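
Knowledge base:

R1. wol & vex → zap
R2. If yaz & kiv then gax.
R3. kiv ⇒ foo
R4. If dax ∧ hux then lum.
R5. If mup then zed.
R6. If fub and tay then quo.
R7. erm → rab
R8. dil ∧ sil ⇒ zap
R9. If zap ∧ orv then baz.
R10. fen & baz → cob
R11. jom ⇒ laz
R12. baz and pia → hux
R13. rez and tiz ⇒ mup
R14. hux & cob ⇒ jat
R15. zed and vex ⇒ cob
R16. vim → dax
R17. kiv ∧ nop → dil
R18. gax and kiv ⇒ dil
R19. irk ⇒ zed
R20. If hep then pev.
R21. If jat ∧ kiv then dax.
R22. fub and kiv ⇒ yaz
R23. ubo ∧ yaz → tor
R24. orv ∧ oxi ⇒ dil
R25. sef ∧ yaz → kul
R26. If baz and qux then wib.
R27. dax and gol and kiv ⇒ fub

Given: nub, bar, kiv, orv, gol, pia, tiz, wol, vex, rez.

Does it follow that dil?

Yes

zap  (by R1: wol, vex)
baz  (by R9: zap, orv)
hux  (by R12: baz, pia)
mup  (by R13: rez, tiz)
zed  (by R5: mup)
cob  (by R15: zed, vex)
jat  (by R14: hux, cob)
dax  (by R21: jat, kiv)
fub  (by R27: dax, gol, kiv)
yaz  (by R22: fub, kiv)
gax  (by R2: yaz, kiv)
dil  (by R18: gax, kiv)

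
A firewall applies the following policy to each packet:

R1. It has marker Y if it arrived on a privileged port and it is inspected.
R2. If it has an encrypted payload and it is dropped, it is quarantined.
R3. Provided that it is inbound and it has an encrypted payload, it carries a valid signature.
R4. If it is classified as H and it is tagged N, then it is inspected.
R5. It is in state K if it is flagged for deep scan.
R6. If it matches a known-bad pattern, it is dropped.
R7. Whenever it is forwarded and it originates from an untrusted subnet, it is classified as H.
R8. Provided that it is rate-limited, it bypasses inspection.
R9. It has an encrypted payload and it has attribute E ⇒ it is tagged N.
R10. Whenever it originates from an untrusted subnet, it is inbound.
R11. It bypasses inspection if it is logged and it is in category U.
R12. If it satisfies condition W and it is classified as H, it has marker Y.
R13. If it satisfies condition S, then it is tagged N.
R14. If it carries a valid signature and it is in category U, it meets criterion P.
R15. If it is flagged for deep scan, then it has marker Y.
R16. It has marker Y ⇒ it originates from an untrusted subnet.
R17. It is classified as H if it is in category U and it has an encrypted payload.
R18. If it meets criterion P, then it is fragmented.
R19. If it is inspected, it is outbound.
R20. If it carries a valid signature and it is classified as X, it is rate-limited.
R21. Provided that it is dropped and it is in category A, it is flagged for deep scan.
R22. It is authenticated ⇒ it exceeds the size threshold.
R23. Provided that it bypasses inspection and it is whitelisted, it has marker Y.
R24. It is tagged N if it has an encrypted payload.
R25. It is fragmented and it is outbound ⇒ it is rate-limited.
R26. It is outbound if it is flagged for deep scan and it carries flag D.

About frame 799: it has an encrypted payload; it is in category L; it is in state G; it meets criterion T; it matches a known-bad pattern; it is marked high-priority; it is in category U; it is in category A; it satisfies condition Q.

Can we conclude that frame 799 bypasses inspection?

By R6 (it matches a known-bad pattern): it is dropped.
By R17 (it is in category U, it has an encrypted payload): it is classified as H.
By R21 (it is dropped, it is in category A): it is flagged for deep scan.
By R24 (it has an encrypted payload): it is tagged N.
By R4 (it is classified as H, it is tagged N): it is inspected.
By R15 (it is flagged for deep scan): it has marker Y.
By R16 (it has marker Y): it originates from an untrusted subnet.
By R19 (it is inspected): it is outbound.
By R10 (it originates from an untrusted subnet): it is inbound.
By R3 (it is inbound, it has an encrypted payload): it carries a valid signature.
By R14 (it carries a valid signature, it is in category U): it meets criterion P.
By R18 (it meets criterion P): it is fragmented.
By R25 (it is fragmented, it is outbound): it is rate-limited.
By R8 (it is rate-limited): it bypasses inspection.

Yes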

— WORK TO COMPLETE —
Among the entries above, the lines between the ones containing "R2. If it has" and "About frame 799: it", inclusive, are to be transcribed exactly. No other line is to be given.

— THE COMPLETED TASK —
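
R2. If it has an encrypted payload and it is dropped, it is quarantined.
R3. Provided that it is inbound and it has an encrypted payload, it carries a valid signature.
R4. If it is classified as H and it is tagged N, then it is inspected.
R5. It is in state K if it is flagged for deep scan.
R6. If it matches a known-bad pattern, it is dropped.
R7. Whenever it is forwarded and it originates from an untrusted subnet, it is classified as H.
R8. Provided that it is rate-limited, it bypasses inspection.
R9. It has an encrypted payload and it has attribute E ⇒ it is tagged N.
R10. Whenever it originates from an untrusted subnet, it is inbound.
R11. It bypasses inspection if it is logged and it is in category U.
R12. If it satisfies condition W and it is classified as H, it has marker Y.
R13. If it satisfies condition S, then it is tagged N.
R14. If it carries a valid signature and it is in category U, it meets criterion P.
R15. If it is flagged for deep scan, then it has marker Y.
R16. It has marker Y ⇒ it originates from an untrusted subnet.
R17. It is classified as H if it is in category U and it has an encrypted payload.
R18. If it meets criterion P, then it is fragmented.
R19. If it is inspected, it is outbound.
R20. If it carries a valid signature and it is classified as X, it is rate-limited.
R21. Provided that it is dropped and it is in category A, it is flagged for deep scan.
R22. It is authenticated ⇒ it exceeds the size threshold.
R23. Provided that it bypasses inspection and it is whitelisted, it has marker Y.
R24. It is tagged N if it has an encrypted payload.
R25. It is fragmented and it is outbound ⇒ it is rate-limited.
R26. It is outbound if it is flagged for deep scan and it carries flag D.

About frame 799: it has an encrypted payload; it is in category L; it is in state G; it meets criterion T; it matches a known-bad pattern; it is marked high-priority; it is in category U; it is in category A; it satisfies condition Q.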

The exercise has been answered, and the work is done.